• _Directions for this task_:
Entries in the following listing are to be copied exactly as they stand.

• _Available data_:
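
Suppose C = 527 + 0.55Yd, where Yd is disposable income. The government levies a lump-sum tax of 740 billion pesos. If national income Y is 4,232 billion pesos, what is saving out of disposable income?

Yd = Y − T = 4232 − 740 = 3492
C = 527 + 0.55(3492) = 527 + 1920.6 = 2447.6
S = Yd − C = 3492 − 2447.6 = 1044.4

S = 1044.4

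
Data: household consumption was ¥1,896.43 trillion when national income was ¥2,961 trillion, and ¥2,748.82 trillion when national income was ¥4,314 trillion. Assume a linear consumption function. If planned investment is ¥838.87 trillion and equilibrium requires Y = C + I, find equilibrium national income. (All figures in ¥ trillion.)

MPC = (2748.82 − 1896.43)/(4314 − 2961) = 852.39/1353 = 0.63
a = 1896.43 − 0.63(2961) = 31
Equilibrium: Y = 31 + 0.63Y + 838.87
0.37Y = 869.87, so Y = 869.87/0.37 = 2351

Y = 2351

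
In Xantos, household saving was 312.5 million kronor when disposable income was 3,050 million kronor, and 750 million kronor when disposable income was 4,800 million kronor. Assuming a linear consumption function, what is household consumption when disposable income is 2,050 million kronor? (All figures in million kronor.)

C = 1987.5

MPS = ΔS/ΔY = (750 − 312.5)/(4800 − 3050) = 437.5/1750 = 0.25
MPC = 1 − MPS = 0.75
Autonomous saving = 312.5 − 0.25(3050) = -450, so a = 450
C = 450 + 0.75(2050) = 450 + 1537.5 = 1987.5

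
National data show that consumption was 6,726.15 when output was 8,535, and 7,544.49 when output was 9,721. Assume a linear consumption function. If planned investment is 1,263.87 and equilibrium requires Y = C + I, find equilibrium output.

Y = 6777

MPC = (7544.49 − 6726.15)/(9721 − 8535) = 818.34/1186 = 0.69
a = 6726.15 − 0.69(8535) = 837
Equilibrium: Y = 837 + 0.69Y + 1263.87
0.31Y = 2100.87, so Y = 2100.87/0.31 = 6777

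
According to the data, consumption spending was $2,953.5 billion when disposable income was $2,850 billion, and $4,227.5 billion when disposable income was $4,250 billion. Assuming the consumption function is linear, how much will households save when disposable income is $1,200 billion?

MPC = (4227.5 − 2953.5)/(4250 − 2850) = 1274/1400 = 0.91
a = 2953.5 − 0.91(2850) = 2953.5 − 2593.5 = 360
C = 360 + 0.91(1200) = 1452
S = 1200 − 1452 = -252

S = -252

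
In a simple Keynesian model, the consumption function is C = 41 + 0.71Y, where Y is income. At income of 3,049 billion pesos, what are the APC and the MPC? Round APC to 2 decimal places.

APC = 0.72; MPC = 0.71

MPC = 0.71 (the slope of the consumption function)
C = 41 + 0.71(3049) = 2205.79, so APC = 2205.79/3049 = 0.72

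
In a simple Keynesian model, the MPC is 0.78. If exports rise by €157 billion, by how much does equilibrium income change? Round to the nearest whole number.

The multiplier is 1/(1 − MPC) = 1/0.22.
ΔY = 157/0.22 = 713.64 ≈ 714

ΔY ≈ 714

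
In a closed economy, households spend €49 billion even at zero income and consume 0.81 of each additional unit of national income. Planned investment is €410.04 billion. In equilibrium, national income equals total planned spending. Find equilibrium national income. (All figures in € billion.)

Y = C + I = 49 + 0.81Y + 410.04
Y − 0.81Y = 459.04
0.19Y = 459.04, so Y = 459.04/0.19 = 2416

Y = 2416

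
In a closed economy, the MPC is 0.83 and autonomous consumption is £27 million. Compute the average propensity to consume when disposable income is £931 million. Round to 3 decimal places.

APC = 0.859

C = 27 + 0.83(931) = 799.73
APC = C/Y = 799.73/931 = 0.859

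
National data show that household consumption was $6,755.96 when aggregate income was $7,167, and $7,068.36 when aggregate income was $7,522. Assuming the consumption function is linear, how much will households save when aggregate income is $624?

MPC = (7068.36 − 6755.96)/(7522 − 7167) = 312.4/355 = 0.88
a = 6755.96 − 0.88(7167) = 6755.96 − 6306.96 = 449
C = 449 + 0.88(624) = 998.12
S = 624 − 998.12 = -374.12

S = -374.12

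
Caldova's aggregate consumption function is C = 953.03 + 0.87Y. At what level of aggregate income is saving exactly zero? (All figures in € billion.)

At break-even, C = Y: 953.03 + 0.87Y = Y
0.13Y = 953.03, so Y = 953.03/0.13 = 7331

Y = 7331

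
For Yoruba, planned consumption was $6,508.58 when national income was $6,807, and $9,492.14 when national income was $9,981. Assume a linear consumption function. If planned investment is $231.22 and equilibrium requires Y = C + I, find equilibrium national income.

Y = 5687

MPC = (9492.14 − 6508.58)/(9981 − 6807) = 2983.56/3174 = 0.94
a = 6508.58 − 0.94(6807) = 110
Equilibrium: Y = 110 + 0.94Y + 231.22
0.06Y = 341.22, so Y = 341.22/0.06 = 5687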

• _Task output_:
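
Suppose C = 527 + 0.55Yd, where Yd is disposable income. The government levies a lump-sum tax of 740 billion pesos. If national income Y is 4,232 billion pesos, what is saving out of disposable income?

Yd = Y − T = 4232 − 740 = 3492
C = 527 + 0.55(3492) = 527 + 1920.6 = 2447.6
S = Yd − C = 3492 − 2447.6 = 1044.4

S = 1044.4

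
Data: household consumption was ¥1,896.43 trillion when national income was ¥2,961 trillion, and ¥2,748.82 trillion when national income was ¥4,314 trillion. Assume a linear consumption function. If planned investment is ¥838.87 trillion and equilibrium requires Y = C + I, find equilibrium national income. (All figures in ¥ trillion.)

MPC = (2748.82 − 1896.43)/(4314 − 2961) = 852.39/1353 = 0.63
a = 1896.43 − 0.63(2961) = 31
Equilibrium: Y = 31 + 0.63Y + 838.87
0.37Y = 869.87, so Y = 869.87/0.37 = 2351

Y = 2351

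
In Xantos, household saving was 312.5 million kronor when disposable income was 3,050 million kronor, and 750 million kronor when disposable income was 4,800 million kronor. Assuming a linear consumption function, what is household consumption when disposable income is 2,050 million kronor? (All figures in million kronor.)

C = 1987.5

MPS = ΔS/ΔY = (750 − 312.5)/(4800 − 3050) = 437.5/1750 = 0.25
MPC = 1 − MPS = 0.75
Autonomous saving = 312.5 − 0.25(3050) = -450, so a = 450
C = 450 + 0.75(2050) = 450 + 1537.5 = 1987.5

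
National data show that consumption was 6,726.15 when output was 8,535, and 7,544.49 when output was 9,721. Assume a linear consumption function. If planned investment is 1,263.87 and equilibrium requires Y = C + I, find equilibrium output.

Y = 6777

MPC = (7544.49 − 6726.15)/(9721 − 8535) = 818.34/1186 = 0.69
a = 6726.15 − 0.69(8535) = 837
Equilibrium: Y = 837 + 0.69Y + 1263.87
0.31Y = 2100.87, so Y = 2100.87/0.31 = 6777

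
According to the data, consumption spending was $2,953.5 billion when disposable income was $2,850 billion, and $4,227.5 billion when disposable income was $4,250 billion. Assuming the consumption function is linear, how much will households save when disposable income is $1,200 billion?

MPC = (4227.5 − 2953.5)/(4250 − 2850) = 1274/1400 = 0.91
a = 2953.5 − 0.91(2850) = 2953.5 − 2593.5 = 360
C = 360 + 0.91(1200) = 1452
S = 1200 − 1452 = -252

S = -252

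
In a simple Keynesian model, the consumption function is C = 41 + 0.71Y, where Y is income. At income of 3,049 billion pesos, what are the APC and the MPC? Round APC to 2 decimal places.

APC = 0.72; MPC = 0.71

MPC = 0.71 (the slope of the consumption function)
C = 41 + 0.71(3049) = 2205.79, so APC = 2205.79/3049 = 0.72

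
In a simple Keynesian model, the MPC is 0.78. If exports rise by €157 billion, by how much does equilibrium income change? Round to the nearest whole number.

The multiplier is 1/(1 − MPC) = 1/0.22.
ΔY = 157/0.22 = 713.64 ≈ 714

ΔY ≈ 714

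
In a closed economy, households spend €49 billion even at zero income and consume 0.81 of each additional unit of national income. Planned investment is €410.04 billion. In equilibrium, national income equals total planned spending. Find equilibrium national income. (All figures in € billion.)

Y = C + I = 49 + 0.81Y + 410.04
Y − 0.81Y = 459.04
0.19Y = 459.04, so Y = 459.04/0.19 = 2416

Y = 2416

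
In a closed economy, the MPC is 0.83 and autonomous consumption is £27 million. Compute the average propensity to consume when disposable income is £931 million. Round to 3 decimal places.

APC = 0.859

C = 27 + 0.83(931) = 799.73
APC = C/Y = 799.73/931 = 0.859

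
National data show that household consumption was $6,755.96 when aggregate income was $7,167, and $7,068.36 when aggregate income was $7,522. Assuming the consumption function is linear, how much will households save when aggregate income is $624?

MPC = (7068.36 − 6755.96)/(7522 − 7167) = 312.4/355 = 0.88
a = 6755.96 − 0.88(7167) = 6755.96 − 6306.96 = 449
C = 449 + 0.88(624) = 998.12
S = 624 − 998.12 = -374.12

S = -374.12

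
Caldova's aggregate consumption function is C = 953.03 + 0.87Y. At what level of aggregate income is saving exactly zero? (All figures in € billion.)

At break-even, C = Y: 953.03 + 0.87Y = Y
0.13Y = 953.03, so Y = 953.03/0.13 = 7331

Y = 7331

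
For Yoruba, planned consumption was $6,508.58 when national income was $6,807, and $9,492.14 when national income was $9,981. Assume a linear consumption function. If planned investment is $231.22 and equilibrium requires Y = C + I, find equilibrium national income.

Y = 5687

MPC = (9492.14 − 6508.58)/(9981 − 6807) = 2983.56/3174 = 0.94
a = 6508.58 − 0.94(6807) = 110
Equilibrium: Y = 110 + 0.94Y + 231.22
0.06Y = 341.22, so Y = 341.22/0.06 = 5687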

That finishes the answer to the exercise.